What you are asked to do: Take from the data every line in which the word "following" is found.

===== Data listing

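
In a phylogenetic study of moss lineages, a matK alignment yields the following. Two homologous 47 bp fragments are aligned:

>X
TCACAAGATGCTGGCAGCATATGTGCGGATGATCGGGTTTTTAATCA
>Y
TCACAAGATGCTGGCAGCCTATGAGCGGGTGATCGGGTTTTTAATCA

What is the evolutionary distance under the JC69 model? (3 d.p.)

The sequences differ at 3 of 47 sites (19, 24, 29), so p = 3/47 ≈ 0.06383.
d = −(3/4) ln(1 − 4p/3) = −0.75 ln(1 − 0.085107) = −0.75 ln(0.914893)
  = −0.75 × (-0.088948) = 0.066711 substitutions/site.

0.067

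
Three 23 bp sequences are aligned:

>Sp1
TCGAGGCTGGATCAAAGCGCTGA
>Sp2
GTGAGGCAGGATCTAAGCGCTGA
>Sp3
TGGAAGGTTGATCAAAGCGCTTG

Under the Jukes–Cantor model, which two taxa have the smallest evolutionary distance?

Sp1 and Sp2

Sp1–Sp2: 4/23 differ, p = 0.174, d = 0.198.
Sp1–Sp3: 6/23 differ, p = 0.261, d = 0.321.
Sp2–Sp3: 9/23 differ, p = 0.391, d = 0.553.
The smallest distance is between Sp1 and Sp2.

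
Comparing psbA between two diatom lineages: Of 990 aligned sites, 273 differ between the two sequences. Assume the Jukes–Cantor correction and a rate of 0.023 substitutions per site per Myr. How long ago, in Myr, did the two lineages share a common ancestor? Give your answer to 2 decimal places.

p = 273/990 ≈ 0.275758.
d = −(3/4) ln(1 − 4p/3) = −0.75 ln(1 − 0.367677) = −0.75 ln(0.632323)
  = −0.75 × (-0.458355) = 0.343766 substitutions/site.
Under a molecular clock d = 2μt, so t = d/(2μ) = 0.343766 / (2 × 0.023) = 7.47 Myr.

7.47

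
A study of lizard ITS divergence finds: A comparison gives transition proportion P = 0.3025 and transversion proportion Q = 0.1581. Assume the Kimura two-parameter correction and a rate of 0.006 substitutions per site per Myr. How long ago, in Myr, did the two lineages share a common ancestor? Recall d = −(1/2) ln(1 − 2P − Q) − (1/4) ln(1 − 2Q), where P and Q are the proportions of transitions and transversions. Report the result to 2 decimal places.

Under the Kimura two-parameter model, d = −½ ln(1 − 2P − Q) − ¼ ln(1 − 2Q).
1 − 2P − Q = 0.2369, giving −½ ln(0.2369) = 0.720059.
1 − 2Q = 0.6838, giving −¼ ln(0.6838) = 0.095022.
d = 0.720059 + 0.095022 = 0.815081.
Under a molecular clock d = 2μt, so t = d/(2μ) = 0.815081 / (2 × 0.006) = 67.92 Myr.

67.92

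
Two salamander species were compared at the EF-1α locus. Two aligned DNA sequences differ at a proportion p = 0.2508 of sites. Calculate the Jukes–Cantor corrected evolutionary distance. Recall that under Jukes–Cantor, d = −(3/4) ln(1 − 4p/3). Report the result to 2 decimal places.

d = −(3/4) ln(1 − 4p/3) = −0.75 ln(1 − 0.3344) = −0.75 ln(0.6656)
  = −0.75 × (-0.407066) = 0.305300 substitutions/site.

0.31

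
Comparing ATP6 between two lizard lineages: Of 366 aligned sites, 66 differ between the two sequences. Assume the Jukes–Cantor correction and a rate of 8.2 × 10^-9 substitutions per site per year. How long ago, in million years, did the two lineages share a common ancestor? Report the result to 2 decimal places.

p = 66/366 ≈ 0.180328.
d = −(3/4) ln(1 − 4p/3) = −0.75 ln(1 − 0.240437) = −0.75 ln(0.759563)
  = −0.75 × (-0.275012) = 0.206259 substitutions/site.
Under a molecular clock d = 2μt, so t = d/(2μ) = 0.206259 / (2 × 8.2 × 10^-9) = 12.58 million years.

12.58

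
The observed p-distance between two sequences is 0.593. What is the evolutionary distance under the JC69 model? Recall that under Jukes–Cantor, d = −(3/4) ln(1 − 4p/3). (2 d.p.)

1.17

d = −(3/4) ln(1 − 4p/3) = −0.75 ln(1 − 0.790667) = −0.75 ln(0.209333)
  = −0.75 × (-1.563829) = 1.172872 substitutions/site.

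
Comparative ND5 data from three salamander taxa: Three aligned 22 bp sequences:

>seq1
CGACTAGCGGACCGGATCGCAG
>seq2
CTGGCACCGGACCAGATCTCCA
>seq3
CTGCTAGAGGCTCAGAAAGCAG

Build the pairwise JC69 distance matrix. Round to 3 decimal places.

seq1–seq2: 9/22 sites differ → p ≈ 0.409091, d = −0.75 ln(1 − 0.545455) = 0.591344 ≈ 0.591.
seq1–seq3: 8/22 sites differ → p ≈ 0.363636, d = −0.75 ln(1 − 0.484848) = 0.497470 ≈ 0.497.
seq2–seq3: 11/22 sites differ → p = 0.5, d = −0.75 ln(1 − 0.666667) = 0.823960 ≈ 0.824.

d(seq1,seq2) = 0.591, d(seq1,seq3) = 0.497, d(seq2,seq3) = 0.824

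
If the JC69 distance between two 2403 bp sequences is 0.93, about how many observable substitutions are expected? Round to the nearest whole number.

1281

Invert JC69: p = (3/4)(1 − e^(−4d/3)) = 0.75 × (1 − e^(-1.24)) = 0.75 × (1 − 0.289384) = 0.532962.
Expected differing sites = pL ≈ 0.532962 × 2403 = 1280.707686 ≈ 1281.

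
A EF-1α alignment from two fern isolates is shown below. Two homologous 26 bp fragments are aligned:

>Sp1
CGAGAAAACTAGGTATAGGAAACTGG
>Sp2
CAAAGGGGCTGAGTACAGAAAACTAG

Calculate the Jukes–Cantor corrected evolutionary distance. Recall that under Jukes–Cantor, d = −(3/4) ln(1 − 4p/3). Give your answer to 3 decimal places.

0.623

The sequences differ at 11 of 26 sites, so p = 11/26 ≈ 0.423077.
d = −(3/4) ln(1 − 4p/3) = −0.75 ln(1 − 0.564103) = −0.75 ln(0.435897)
  = −0.75 × (-0.830349) = 0.622762 substitutions/site.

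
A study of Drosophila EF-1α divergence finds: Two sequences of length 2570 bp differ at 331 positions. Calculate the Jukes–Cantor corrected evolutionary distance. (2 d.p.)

0.14

p = 331/2570 ≈ 0.128794.
d = −(3/4) ln(1 − 4p/3) = −0.75 ln(1 − 0.171725) = −0.75 ln(0.828275)
  = −0.75 × (-0.188410) = 0.141308 substitutions/site.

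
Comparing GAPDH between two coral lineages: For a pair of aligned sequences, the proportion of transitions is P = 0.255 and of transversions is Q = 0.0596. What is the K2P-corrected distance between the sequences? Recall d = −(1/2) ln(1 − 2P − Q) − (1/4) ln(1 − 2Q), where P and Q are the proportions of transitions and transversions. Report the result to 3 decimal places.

Under the Kimura two-parameter model, d = −½ ln(1 − 2P − Q) − ¼ ln(1 − 2Q).
1 − 2P − Q = 0.4304, giving −½ ln(0.4304) = 0.421520.
1 − 2Q = 0.8808, giving −¼ ln(0.8808) = 0.031731.
d = 0.421520 + 0.031731 = 0.453251.

0.453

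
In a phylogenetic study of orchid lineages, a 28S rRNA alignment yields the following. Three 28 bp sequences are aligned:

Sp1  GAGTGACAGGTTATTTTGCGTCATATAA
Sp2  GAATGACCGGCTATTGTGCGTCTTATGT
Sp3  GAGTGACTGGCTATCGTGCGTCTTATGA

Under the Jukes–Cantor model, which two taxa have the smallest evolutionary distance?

Sp1–Sp2: 7/28 differ, p = 0.250, d = 0.304.
Sp1–Sp3: 6/28 differ, p = 0.214, d = 0.252.
Sp2–Sp3: 4/28 differ, p = 0.143, d = 0.158.
The smallest distance is between Sp2 and Sp3.

Sp2 and Sp3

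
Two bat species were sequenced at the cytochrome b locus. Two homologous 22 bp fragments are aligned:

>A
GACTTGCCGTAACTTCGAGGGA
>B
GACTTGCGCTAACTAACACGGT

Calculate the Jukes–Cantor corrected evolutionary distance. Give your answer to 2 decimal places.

The sequences differ at 7 of 22 sites (8, 9, 15, 16, 17, 19, 22), so p = 7/22 ≈ 0.318182.
d = −(3/4) ln(1 − 4p/3) = −0.75 ln(1 − 0.424243) = −0.75 ln(0.575757)
  = −0.75 × (-0.552070) = 0.414053 substitutions/site.

0.41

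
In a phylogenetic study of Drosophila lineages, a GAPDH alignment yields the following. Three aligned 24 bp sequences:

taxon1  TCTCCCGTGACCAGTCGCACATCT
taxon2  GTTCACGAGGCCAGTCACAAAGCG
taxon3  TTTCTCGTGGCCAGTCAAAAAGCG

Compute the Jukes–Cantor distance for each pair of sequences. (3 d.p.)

d(taxon1,taxon2) = 0.520, d(taxon1,taxon3) = 0.441, d(taxon2,taxon3) = 0.188

taxon1–taxon2: 9/24 sites differ → p = 0.375, d = −0.75 ln(1 − 0.5) = 0.519860 ≈ 0.520.
taxon1–taxon3: 8/24 sites differ → p ≈ 0.333333, d = −0.75 ln(1 − 0.444444) = 0.440839 ≈ 0.441.
taxon2–taxon3: 4/24 sites differ → p ≈ 0.166667, d = −0.75 ln(1 − 0.222223) = 0.188487 ≈ 0.188.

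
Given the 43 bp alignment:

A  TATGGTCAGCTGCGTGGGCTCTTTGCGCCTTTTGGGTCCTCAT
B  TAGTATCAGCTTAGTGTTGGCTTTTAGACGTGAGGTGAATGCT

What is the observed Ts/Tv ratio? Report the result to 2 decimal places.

0.05

Transitions are A↔G and C↔T; transversions are all other mismatches.
Transitions: 1. Transversions: 20.
R = 1/20 = 0.05.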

==========

Solution for this problem:
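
In a phylogenetic study of moss lineages, a matK alignment yields the following. Two homologous 47 bp fragments are aligned:
In a phylogenetic study of orchid lineages, a 28S rRNA alignment yields the following. Three 28 bp sequences are aligned:
In a phylogenetic study of Drosophila lineages, a GAPDH alignment yields the following. Three aligned 24 bp sequences: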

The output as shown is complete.